EXERCISE DETAILS:
Word for word, restate the records that come after this.

══ DATA RECORDS

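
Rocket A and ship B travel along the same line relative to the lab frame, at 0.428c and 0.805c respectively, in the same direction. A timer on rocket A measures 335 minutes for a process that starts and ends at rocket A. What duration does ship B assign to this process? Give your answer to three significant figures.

Transform rocket A's velocity into ship B's frame: (0.428 − 0.805)/(1 − 0.428·0.805) = −0.377/0.65546, so the relative speed is 0.57517c.
At |u| = 0.57517c, γ = (1 − 0.330821)^(−1/2) = 1.2224.
Rocket A's interval is proper; time dilation gives Δt_B = γΔτ = 1.2224 × 335 minutes = 410 minutes.

410 minutes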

════

RESPONSE FOR THIS EXERCISE:
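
Rocket A and ship B travel along the same line relative to the lab frame, at 0.428c and 0.805c respectively, in the same direction. A timer on rocket A measures 335 minutes for a process that starts and ends at rocket A. What duration does ship B assign to this process? Give your answer to three significant figures.

Transform rocket A's velocity into ship B's frame: (0.428 − 0.805)/(1 − 0.428·0.805) = −0.377/0.65546, so the relative speed is 0.57517c.
At |u| = 0.57517c, γ = (1 − 0.330821)^(−1/2) = 1.2224.
Rocket A's interval is proper; time dilation gives Δt_B = γΔτ = 1.2224 × 335 minutes = 410 minutes.

410 minutes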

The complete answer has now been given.